> [Given records]:
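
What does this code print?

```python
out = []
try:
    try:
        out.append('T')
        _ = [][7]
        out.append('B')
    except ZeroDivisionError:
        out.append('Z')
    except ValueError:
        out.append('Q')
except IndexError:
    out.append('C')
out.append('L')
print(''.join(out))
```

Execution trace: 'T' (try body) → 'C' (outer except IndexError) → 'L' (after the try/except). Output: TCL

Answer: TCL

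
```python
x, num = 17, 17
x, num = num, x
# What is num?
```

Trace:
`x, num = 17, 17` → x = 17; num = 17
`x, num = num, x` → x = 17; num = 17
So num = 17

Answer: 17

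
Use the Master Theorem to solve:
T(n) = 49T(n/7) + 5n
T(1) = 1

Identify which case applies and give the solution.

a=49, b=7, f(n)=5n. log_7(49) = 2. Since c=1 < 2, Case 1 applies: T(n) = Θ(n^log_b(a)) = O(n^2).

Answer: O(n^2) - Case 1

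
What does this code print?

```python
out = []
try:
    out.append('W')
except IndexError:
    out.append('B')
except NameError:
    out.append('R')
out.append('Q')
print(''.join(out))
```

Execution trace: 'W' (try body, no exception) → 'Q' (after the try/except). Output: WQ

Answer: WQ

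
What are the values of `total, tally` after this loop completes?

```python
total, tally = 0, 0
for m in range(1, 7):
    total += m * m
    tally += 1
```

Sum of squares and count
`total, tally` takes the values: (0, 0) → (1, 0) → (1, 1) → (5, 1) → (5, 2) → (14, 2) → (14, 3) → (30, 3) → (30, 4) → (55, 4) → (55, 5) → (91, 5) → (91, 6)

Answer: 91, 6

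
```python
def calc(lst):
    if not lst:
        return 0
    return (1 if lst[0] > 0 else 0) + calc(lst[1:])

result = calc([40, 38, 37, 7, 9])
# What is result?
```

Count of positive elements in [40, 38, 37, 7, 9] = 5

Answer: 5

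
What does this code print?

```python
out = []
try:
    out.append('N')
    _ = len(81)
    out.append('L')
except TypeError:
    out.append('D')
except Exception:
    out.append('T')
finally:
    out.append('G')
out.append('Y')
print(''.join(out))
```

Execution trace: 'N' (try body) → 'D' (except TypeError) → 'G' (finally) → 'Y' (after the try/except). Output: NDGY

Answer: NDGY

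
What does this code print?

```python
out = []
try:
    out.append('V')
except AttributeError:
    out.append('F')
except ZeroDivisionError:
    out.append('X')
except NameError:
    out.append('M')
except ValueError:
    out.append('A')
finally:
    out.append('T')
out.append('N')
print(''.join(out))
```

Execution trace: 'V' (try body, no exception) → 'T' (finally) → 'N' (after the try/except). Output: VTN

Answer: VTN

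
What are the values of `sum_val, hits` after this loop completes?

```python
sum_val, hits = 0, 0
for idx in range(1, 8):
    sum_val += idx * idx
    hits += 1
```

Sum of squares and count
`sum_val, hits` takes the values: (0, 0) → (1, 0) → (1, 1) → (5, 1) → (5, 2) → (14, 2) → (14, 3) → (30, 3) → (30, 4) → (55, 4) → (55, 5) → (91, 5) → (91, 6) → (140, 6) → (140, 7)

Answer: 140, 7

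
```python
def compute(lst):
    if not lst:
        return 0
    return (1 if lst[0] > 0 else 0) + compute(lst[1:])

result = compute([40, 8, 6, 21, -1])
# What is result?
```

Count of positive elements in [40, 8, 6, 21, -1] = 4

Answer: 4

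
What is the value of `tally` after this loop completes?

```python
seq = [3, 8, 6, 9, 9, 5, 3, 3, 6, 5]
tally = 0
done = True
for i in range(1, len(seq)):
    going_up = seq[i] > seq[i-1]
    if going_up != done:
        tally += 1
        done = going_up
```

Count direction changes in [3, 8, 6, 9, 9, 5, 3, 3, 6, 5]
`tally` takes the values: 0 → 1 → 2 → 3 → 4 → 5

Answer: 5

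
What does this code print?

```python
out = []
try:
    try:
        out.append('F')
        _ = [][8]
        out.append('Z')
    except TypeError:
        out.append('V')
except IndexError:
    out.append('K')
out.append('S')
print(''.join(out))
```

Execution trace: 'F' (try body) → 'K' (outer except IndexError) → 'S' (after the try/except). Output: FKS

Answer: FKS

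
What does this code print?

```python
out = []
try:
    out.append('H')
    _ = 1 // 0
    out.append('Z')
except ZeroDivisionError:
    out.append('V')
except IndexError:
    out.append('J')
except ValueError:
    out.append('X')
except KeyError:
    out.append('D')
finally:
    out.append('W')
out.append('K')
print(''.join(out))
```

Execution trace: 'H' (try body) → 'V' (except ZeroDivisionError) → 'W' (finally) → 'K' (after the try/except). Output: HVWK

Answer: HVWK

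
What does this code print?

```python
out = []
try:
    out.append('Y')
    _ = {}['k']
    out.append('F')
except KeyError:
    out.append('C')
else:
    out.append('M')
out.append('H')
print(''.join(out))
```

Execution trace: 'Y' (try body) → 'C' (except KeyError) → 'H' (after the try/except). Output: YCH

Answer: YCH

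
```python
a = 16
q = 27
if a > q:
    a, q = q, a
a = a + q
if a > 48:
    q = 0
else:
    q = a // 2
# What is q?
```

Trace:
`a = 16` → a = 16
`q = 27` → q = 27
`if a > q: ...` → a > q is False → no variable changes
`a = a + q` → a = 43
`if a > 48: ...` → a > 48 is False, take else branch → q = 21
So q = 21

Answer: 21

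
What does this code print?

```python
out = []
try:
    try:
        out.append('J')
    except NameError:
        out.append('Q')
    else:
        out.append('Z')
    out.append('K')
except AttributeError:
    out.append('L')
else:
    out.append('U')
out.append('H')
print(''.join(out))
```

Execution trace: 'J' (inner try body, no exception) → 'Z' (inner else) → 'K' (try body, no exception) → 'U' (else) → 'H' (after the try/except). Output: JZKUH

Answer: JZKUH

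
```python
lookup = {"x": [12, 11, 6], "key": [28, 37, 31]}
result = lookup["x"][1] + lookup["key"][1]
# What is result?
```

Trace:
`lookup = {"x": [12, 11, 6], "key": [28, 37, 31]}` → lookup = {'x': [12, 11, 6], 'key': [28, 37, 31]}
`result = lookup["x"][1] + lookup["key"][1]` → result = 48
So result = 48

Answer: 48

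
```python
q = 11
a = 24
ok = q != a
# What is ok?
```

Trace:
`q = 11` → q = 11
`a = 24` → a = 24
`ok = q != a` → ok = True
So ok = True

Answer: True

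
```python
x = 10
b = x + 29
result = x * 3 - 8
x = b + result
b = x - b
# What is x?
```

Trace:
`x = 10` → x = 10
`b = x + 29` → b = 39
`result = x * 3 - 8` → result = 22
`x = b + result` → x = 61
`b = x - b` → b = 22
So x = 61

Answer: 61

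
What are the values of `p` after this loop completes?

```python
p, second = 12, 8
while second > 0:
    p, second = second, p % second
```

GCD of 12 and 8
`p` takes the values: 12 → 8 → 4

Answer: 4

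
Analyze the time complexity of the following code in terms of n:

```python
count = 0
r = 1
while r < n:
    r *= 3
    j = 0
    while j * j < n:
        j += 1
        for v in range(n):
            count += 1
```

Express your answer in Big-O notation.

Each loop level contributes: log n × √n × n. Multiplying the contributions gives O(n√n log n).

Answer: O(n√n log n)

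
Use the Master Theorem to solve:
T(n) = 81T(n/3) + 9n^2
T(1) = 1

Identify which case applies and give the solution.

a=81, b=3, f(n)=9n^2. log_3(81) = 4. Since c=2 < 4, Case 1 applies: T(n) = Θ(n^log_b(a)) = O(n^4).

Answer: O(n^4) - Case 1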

> [What the task asks]:
Where a line contains the word "range", copy that line from the listing above.

> [Task response]:
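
for m in range(1, 7):
for idx in range(1, 8):
for i in range(1, len(seq)):
        for v in range(n):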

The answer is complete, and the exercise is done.